- Material to process
——

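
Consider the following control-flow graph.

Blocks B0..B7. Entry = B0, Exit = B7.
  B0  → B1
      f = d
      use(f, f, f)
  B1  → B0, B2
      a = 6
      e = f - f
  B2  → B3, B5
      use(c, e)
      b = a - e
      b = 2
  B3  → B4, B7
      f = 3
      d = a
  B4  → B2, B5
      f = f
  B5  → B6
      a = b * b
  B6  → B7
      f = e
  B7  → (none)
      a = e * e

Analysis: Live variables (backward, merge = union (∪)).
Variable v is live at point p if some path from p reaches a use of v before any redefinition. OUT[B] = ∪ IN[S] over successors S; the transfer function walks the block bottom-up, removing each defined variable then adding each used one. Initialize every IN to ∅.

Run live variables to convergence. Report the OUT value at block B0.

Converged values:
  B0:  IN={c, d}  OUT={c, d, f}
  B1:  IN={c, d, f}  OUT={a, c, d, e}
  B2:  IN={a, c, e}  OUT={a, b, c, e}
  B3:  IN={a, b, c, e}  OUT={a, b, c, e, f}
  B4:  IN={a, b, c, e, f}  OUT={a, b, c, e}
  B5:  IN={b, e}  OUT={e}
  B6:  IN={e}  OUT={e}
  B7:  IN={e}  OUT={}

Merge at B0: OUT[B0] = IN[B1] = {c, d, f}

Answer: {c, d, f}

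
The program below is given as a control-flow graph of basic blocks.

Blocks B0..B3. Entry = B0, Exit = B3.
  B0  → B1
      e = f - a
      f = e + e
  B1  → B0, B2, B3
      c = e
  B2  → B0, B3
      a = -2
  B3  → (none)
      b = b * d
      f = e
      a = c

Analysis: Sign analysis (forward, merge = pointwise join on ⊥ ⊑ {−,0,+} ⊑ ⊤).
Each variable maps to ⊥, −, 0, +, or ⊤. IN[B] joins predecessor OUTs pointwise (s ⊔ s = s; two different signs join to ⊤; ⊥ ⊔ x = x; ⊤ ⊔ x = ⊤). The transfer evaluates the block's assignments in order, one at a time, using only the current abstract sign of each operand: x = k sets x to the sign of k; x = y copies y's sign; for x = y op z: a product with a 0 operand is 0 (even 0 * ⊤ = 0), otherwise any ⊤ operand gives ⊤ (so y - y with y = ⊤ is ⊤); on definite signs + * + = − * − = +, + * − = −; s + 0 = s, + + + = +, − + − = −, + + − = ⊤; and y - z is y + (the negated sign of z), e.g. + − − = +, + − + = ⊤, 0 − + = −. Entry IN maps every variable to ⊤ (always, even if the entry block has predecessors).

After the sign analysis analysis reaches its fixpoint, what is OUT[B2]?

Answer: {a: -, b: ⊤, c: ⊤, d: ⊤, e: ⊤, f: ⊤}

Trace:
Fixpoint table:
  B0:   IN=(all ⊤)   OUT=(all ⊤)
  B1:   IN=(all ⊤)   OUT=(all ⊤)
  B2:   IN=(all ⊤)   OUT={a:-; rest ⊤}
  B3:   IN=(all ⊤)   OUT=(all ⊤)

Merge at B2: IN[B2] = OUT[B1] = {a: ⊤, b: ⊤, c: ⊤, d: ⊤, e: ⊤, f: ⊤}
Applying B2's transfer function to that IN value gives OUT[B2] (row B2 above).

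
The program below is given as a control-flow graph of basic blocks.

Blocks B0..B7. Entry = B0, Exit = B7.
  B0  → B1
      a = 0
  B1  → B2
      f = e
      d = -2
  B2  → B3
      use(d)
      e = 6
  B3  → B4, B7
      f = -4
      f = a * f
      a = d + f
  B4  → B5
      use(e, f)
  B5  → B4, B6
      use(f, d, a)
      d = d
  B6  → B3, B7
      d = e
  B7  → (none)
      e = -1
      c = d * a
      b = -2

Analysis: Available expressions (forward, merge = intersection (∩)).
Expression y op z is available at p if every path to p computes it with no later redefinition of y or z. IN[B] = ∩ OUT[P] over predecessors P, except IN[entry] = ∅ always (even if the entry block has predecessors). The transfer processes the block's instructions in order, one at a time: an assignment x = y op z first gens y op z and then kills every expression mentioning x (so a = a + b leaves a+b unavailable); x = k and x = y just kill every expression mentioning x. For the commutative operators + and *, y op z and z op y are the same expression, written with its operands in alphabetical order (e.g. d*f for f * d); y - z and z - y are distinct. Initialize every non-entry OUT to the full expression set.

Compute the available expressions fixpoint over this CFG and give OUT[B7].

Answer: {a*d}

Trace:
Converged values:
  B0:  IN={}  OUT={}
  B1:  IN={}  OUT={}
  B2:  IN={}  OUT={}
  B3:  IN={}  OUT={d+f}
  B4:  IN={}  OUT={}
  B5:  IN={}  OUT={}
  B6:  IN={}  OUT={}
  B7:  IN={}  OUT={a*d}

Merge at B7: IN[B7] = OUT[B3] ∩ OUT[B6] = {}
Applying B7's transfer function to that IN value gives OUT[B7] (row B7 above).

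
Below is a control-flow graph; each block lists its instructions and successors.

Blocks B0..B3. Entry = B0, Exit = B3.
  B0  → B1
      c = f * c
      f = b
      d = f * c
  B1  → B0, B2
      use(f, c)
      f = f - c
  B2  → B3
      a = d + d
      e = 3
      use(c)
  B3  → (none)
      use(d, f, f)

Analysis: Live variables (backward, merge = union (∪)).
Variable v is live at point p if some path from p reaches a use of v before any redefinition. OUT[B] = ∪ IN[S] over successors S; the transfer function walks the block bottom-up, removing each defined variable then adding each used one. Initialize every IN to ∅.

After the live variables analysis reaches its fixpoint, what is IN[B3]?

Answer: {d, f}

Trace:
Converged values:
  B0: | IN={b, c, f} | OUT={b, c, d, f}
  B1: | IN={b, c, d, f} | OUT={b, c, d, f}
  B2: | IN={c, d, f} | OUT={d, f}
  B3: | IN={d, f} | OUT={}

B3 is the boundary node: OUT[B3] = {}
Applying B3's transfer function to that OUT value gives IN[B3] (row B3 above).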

——

The records above are to be restated word for word.

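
Consider the following control-flow graph.

Blocks B0..B7. Entry = B0, Exit = B7.
  B0  → B1
      f = d
      use(f, f, f)
  B1  → B0, B2
      a = 6
      e = f - f
  B2  → B3, B5
      use(c, e)
      b = a - e
      b = 2
  B3  → B4, B7
      f = 3
      d = a
  B4  → B2, B5
      f = f
  B5  → B6
      a = b * b
  B6  → B7
      f = e
  B7  → (none)
      a = e * e

Analysis: Live variables (backward, merge = union (∪)).
Variable v is live at point p if some path from p reaches a use of v before any redefinition. OUT[B] = ∪ IN[S] over successors S; the transfer function walks the block bottom-up, removing each defined variable then adding each used one. Initialize every IN to ∅.

Run live variables to convergence. Report the OUT value at block B0.

Converged values:
  B0:  IN={c, d}  OUT={c, d, f}
  B1:  IN={c, d, f}  OUT={a, c, d, e}
  B2:  IN={a, c, e}  OUT={a, b, c, e}
  B3:  IN={a, b, c, e}  OUT={a, b, c, e, f}
  B4:  IN={a, b, c, e, f}  OUT={a, b, c, e}
  B5:  IN={b, e}  OUT={e}
  B6:  IN={e}  OUT={e}
  B7:  IN={e}  OUT={}

Merge at B0: OUT[B0] = IN[B1] = {c, d, f}

Answer: {c, d, f}

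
The program below is given as a control-flow graph of basic blocks.

Blocks B0..B3. Entry = B0, Exit = B3.
  B0  → B1
      e = f - a
      f = e + e
  B1  → B0, B2, B3
      c = e
  B2  → B0, B3
      a = -2
  B3  → (none)
      b = b * d
      f = e
      a = c

Analysis: Sign analysis (forward, merge = pointwise join on ⊥ ⊑ {−,0,+} ⊑ ⊤).
Each variable maps to ⊥, −, 0, +, or ⊤. IN[B] joins predecessor OUTs pointwise (s ⊔ s = s; two different signs join to ⊤; ⊥ ⊔ x = x; ⊤ ⊔ x = ⊤). The transfer evaluates the block's assignments in order, one at a time, using only the current abstract sign of each operand: x = k sets x to the sign of k; x = y copies y's sign; for x = y op z: a product with a 0 operand is 0 (even 0 * ⊤ = 0), otherwise any ⊤ operand gives ⊤ (so y - y with y = ⊤ is ⊤); on definite signs + * + = − * − = +, + * − = −; s + 0 = s, + + + = +, − + − = −, + + − = ⊤; and y - z is y + (the negated sign of z), e.g. + − − = +, + − + = ⊤, 0 − + = −. Entry IN maps every variable to ⊤ (always, even if the entry block has predecessors).

After the sign analysis analysis reaches its fixpoint, what is OUT[B2]?

Answer: {a: -, b: ⊤, c: ⊤, d: ⊤, e: ⊤, f: ⊤}

Trace:
Fixpoint table:
  B0:   IN=(all ⊤)   OUT=(all ⊤)
  B1:   IN=(all ⊤)   OUT=(all ⊤)
  B2:   IN=(all ⊤)   OUT={a:-; rest ⊤}
  B3:   IN=(all ⊤)   OUT=(all ⊤)

Merge at B2: IN[B2] = OUT[B1] = {a: ⊤, b: ⊤, c: ⊤, d: ⊤, e: ⊤, f: ⊤}
Applying B2's transfer function to that IN value gives OUT[B2] (row B2 above).

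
The program below is given as a control-flow graph of basic blocks.

Blocks B0..B7. Entry = B0, Exit = B7.
  B0  → B1
      a = 0
  B1  → B2
      f = e
      d = -2
  B2  → B3
      use(d)
      e = 6
  B3  → B4, B7
      f = -4
      f = a * f
      a = d + f
  B4  → B5
      use(e, f)
  B5  → B4, B6
      use(f, d, a)
      d = d
  B6  → B3, B7
      d = e
  B7  → (none)
      e = -1
      c = d * a
      b = -2

Analysis: Available expressions (forward, merge = intersection (∩)).
Expression y op z is available at p if every path to p computes it with no later redefinition of y or z. IN[B] = ∩ OUT[P] over predecessors P, except IN[entry] = ∅ always (even if the entry block has predecessors). The transfer processes the block's instructions in order, one at a time: an assignment x = y op z first gens y op z and then kills every expression mentioning x (so a = a + b leaves a+b unavailable); x = k and x = y just kill every expression mentioning x. For the commutative operators + and *, y op z and z op y are the same expression, written with its operands in alphabetical order (e.g. d*f for f * d); y - z and z - y are distinct. Initialize every non-entry OUT to the full expression set.

Compute the available expressions fixpoint over this CFG and give OUT[B7].

Answer: {a*d}

Trace:
Converged values:
  B0:  IN={}  OUT={}
  B1:  IN={}  OUT={}
  B2:  IN={}  OUT={}
  B3:  IN={}  OUT={d+f}
  B4:  IN={}  OUT={}
  B5:  IN={}  OUT={}
  B6:  IN={}  OUT={}
  B7:  IN={}  OUT={a*d}

Merge at B7: IN[B7] = OUT[B3] ∩ OUT[B6] = {}
Applying B7's transfer function to that IN value gives OUT[B7] (row B7 above).

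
Below is a control-flow graph; each block lists its instructions and successors.

Blocks B0..B3. Entry = B0, Exit = B3.
  B0  → B1
      c = f * c
      f = b
      d = f * c
  B1  → B0, B2
      use(f, c)
      f = f - c
  B2  → B3
      a = d + d
      e = 3
      use(c)
  B3  → (none)
      use(d, f, f)

Analysis: Live variables (backward, merge = union (∪)).
Variable v is live at point p if some path from p reaches a use of v before any redefinition. OUT[B] = ∪ IN[S] over successors S; the transfer function walks the block bottom-up, removing each defined variable then adding each used one. Initialize every IN to ∅.

After the live variables analysis reaches its fixpoint, what is IN[B3]?

Answer: {d, f}

Trace:
Converged values:
  B0: | IN={b, c, f} | OUT={b, c, d, f}
  B1: | IN={b, c, d, f} | OUT={b, c, d, f}
  B2: | IN={c, d, f} | OUT={d, f}
  B3: | IN={d, f} | OUT={}

B3 is the boundary node: OUT[B3] = {}
Applying B3's transfer function to that OUT value gives IN[B3] (row B3 above).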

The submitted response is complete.